TASK TO CARRY OUT:
The entries below are to be returned exactly. Include all of them.

• • • • •

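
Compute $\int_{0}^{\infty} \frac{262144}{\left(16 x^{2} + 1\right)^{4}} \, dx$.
$10240 \pi$

Recall the elementary integral
$$J(a) = \int_{0}^{\infty} \frac{4}{a^{2} + x^{2}} \, dx = \frac{2 \pi}{a}.$$

Differentiating under the integral sign with respect to $a$,
$$\frac{dJ}{da} = \int_{0}^{\infty} - \frac{8 a}{\left(a^{2} + x^{2}\right)^{2}} \, dx = - \frac{2 \pi}{a^{2}},$$
so $\int_{0}^{\infty} \frac{4}{\left(a^{2} + x^{2}\right)^{2}} \, dx = \frac{\pi}{a^{3}}$.

Repeating — each differentiation of $1/(x^2+a^2)^j$ produces $-2ja/(x^2+a^2)^{j+1}$ — and dividing through by $-2ja$ at each step yields, after $3$ differentiations in total,
$$\int_{0}^{\infty} \frac{4}{\left(a^{2} + x^{2}\right)^{4}} \, dx = \frac{5 \pi}{8 a^{7}}.$$

Setting $a = \frac{1}{4}$:
$$I = 10240 \pi.$$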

• • • • •

RESPONSE TO THE TASK:
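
Compute $\int_{0}^{\infty} \frac{262144}{\left(16 x^{2} + 1\right)^{4}} \, dx$.
$10240 \pi$

Recall the elementary integral
$$J(a) = \int_{0}^{\infty} \frac{4}{a^{2} + x^{2}} \, dx = \frac{2 \pi}{a}.$$

Differentiating under the integral sign with respect to $a$,
$$\frac{dJ}{da} = \int_{0}^{\infty} - \frac{8 a}{\left(a^{2} + x^{2}\right)^{2}} \, dx = - \frac{2 \pi}{a^{2}},$$
so $\int_{0}^{\infty} \frac{4}{\left(a^{2} + x^{2}\right)^{2}} \, dx = \frac{\pi}{a^{3}}$.

Repeating — each differentiation of $1/(x^2+a^2)^j$ produces $-2ja/(x^2+a^2)^{j+1}$ — and dividing through by $-2ja$ at each step yields, after $3$ differentiations in total,
$$\int_{0}^{\infty} \frac{4}{\left(a^{2} + x^{2}\right)^{4}} \, dx = \frac{5 \pi}{8 a^{7}}.$$

Setting $a = \frac{1}{4}$:
$$I = 10240 \pi.$$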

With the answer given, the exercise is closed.